Task instructions:
Take the lines below from the first through the one that contains "Between the two" and copy them exactly.

○ ○ ○

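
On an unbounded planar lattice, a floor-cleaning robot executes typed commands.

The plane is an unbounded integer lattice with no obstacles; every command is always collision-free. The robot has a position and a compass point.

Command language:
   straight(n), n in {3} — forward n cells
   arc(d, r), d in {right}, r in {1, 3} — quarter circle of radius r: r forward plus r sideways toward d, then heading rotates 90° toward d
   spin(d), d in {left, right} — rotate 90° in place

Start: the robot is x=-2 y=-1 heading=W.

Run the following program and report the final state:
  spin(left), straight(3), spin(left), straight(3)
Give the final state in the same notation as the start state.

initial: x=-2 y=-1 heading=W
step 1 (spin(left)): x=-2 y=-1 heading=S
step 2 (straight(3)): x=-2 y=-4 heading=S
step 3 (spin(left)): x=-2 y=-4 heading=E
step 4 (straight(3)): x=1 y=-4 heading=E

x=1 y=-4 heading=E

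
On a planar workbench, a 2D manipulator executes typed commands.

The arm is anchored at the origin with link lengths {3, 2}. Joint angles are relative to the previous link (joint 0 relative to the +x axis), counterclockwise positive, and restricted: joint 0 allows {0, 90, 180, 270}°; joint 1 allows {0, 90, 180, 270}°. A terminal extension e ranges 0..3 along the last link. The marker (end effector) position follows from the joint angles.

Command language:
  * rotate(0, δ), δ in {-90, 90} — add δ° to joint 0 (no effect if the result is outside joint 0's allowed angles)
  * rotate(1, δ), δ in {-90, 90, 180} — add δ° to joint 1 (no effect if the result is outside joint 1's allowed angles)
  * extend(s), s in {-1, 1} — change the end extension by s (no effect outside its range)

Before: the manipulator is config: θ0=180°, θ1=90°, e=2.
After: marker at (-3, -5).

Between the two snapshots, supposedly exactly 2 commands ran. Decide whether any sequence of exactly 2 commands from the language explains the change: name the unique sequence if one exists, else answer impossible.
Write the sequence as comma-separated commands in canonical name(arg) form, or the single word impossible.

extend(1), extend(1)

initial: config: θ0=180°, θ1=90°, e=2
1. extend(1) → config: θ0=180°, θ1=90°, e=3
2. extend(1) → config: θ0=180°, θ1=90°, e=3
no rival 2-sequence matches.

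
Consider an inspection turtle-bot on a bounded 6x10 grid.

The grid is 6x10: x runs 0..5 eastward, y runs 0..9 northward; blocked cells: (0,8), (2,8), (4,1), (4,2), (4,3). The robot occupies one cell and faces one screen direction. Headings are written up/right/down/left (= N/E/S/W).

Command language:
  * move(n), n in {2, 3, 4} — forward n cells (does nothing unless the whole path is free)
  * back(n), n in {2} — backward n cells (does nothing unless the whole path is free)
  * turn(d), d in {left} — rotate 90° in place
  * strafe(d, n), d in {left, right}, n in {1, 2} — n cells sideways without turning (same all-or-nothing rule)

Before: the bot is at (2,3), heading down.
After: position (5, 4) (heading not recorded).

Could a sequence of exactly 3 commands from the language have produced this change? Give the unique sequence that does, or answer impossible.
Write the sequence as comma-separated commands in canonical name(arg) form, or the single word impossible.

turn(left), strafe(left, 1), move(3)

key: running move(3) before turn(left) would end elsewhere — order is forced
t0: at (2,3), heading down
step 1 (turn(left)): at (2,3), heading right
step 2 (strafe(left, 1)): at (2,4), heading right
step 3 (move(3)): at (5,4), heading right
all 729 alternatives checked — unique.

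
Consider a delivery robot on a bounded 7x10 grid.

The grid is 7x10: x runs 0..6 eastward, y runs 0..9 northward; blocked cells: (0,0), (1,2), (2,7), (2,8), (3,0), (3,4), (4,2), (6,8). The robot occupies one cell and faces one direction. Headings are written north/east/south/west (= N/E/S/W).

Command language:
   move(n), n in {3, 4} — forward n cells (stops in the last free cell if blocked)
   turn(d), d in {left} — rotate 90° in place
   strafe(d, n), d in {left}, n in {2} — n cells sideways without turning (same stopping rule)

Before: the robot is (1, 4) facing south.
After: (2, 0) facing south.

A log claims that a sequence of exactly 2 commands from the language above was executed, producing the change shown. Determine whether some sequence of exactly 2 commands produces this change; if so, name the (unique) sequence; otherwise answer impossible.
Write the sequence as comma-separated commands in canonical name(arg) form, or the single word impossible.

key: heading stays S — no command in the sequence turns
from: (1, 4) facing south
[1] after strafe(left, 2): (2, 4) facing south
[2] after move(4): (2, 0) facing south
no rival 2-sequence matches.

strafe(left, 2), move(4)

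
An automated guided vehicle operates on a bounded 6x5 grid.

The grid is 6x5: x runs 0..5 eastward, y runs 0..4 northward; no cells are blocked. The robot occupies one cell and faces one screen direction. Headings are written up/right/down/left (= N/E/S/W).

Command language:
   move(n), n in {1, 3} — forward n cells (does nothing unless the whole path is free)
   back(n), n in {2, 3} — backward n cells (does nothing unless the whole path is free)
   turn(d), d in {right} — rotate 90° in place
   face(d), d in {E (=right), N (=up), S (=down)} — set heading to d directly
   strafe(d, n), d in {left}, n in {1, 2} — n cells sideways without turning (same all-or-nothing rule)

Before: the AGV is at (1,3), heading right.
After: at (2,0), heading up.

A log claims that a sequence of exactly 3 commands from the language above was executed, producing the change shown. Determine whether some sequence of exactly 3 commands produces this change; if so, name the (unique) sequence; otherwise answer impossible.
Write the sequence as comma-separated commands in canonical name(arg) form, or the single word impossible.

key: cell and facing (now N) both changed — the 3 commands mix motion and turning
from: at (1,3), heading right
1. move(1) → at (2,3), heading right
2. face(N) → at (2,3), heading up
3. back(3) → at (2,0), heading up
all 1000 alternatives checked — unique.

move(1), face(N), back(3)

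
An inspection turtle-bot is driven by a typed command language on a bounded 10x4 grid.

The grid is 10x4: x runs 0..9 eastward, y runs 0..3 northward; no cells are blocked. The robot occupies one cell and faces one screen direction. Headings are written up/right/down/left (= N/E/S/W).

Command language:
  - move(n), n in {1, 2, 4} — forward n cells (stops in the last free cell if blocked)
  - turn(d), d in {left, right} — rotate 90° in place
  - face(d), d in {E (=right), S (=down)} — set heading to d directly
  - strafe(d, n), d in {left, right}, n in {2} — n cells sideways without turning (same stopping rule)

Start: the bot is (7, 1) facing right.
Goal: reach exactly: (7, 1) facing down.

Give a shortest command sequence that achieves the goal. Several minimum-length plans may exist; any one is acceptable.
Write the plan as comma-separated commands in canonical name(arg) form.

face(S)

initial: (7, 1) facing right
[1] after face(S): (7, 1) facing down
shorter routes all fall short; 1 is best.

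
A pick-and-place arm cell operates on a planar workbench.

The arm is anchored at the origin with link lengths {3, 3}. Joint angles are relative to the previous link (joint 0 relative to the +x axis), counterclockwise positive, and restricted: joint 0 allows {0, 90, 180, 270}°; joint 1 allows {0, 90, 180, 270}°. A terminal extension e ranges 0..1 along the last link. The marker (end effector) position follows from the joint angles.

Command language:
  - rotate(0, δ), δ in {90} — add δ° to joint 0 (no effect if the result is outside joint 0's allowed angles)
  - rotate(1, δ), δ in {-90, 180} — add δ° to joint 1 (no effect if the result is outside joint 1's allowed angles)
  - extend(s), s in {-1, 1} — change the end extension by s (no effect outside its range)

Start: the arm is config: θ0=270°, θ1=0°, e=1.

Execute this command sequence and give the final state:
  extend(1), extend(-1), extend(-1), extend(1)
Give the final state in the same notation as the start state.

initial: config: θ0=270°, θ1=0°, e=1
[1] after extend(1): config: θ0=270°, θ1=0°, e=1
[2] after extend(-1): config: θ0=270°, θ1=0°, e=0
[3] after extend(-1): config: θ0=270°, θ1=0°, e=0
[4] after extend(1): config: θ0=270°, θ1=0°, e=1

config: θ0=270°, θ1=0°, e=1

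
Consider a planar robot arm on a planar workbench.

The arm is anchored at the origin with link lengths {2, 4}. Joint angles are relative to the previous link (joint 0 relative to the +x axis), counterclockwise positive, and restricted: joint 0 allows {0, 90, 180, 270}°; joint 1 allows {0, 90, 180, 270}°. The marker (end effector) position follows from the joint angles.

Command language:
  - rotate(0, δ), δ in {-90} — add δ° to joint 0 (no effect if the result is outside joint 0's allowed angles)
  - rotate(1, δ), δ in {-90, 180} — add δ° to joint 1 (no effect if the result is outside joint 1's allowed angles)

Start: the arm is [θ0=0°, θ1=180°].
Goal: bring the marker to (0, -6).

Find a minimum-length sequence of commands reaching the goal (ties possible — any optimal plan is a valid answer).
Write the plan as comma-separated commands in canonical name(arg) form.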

○ ○ ○

Task solution:
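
On an unbounded planar lattice, a floor-cleaning robot executes typed commands.

The plane is an unbounded integer lattice with no obstacles; every command is always collision-free. The robot has a position and a compass point.

Command language:
   straight(n), n in {3} — forward n cells
   arc(d, r), d in {right}, r in {1, 3} — quarter circle of radius r: r forward plus r sideways toward d, then heading rotates 90° toward d
   spin(d), d in {left, right} — rotate 90° in place

Start: the robot is x=-2 y=-1 heading=W.

Run the following program and report the final state:
  spin(left), straight(3), spin(left), straight(3)
Give the final state in the same notation as the start state.

initial: x=-2 y=-1 heading=W
step 1 (spin(left)): x=-2 y=-1 heading=S
step 2 (straight(3)): x=-2 y=-4 heading=S
step 3 (spin(left)): x=-2 y=-4 heading=E
step 4 (straight(3)): x=1 y=-4 heading=E

x=1 y=-4 heading=E

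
On a planar workbench, a 2D manipulator executes typed commands.

The arm is anchored at the origin with link lengths {3, 2}. Joint angles are relative to the previous link (joint 0 relative to the +x axis), counterclockwise positive, and restricted: joint 0 allows {0, 90, 180, 270}°; joint 1 allows {0, 90, 180, 270}°. A terminal extension e ranges 0..3 along the last link. The marker (end effector) position follows from the joint angles.

Command language:
  * rotate(0, δ), δ in {-90, 90} — add δ° to joint 0 (no effect if the result is outside joint 0's allowed angles)
  * rotate(1, δ), δ in {-90, 90, 180} — add δ° to joint 1 (no effect if the result is outside joint 1's allowed angles)
  * extend(s), s in {-1, 1} — change the end extension by s (no effect outside its range)

Before: the manipulator is config: θ0=180°, θ1=90°, e=2.
After: marker at (-3, -5).

Between the two snapshots, supposedly exactly 2 commands ran. Decide whether any sequence of exactly 2 commands from the language explains the change: name the unique sequence if one exists, else answer impossible.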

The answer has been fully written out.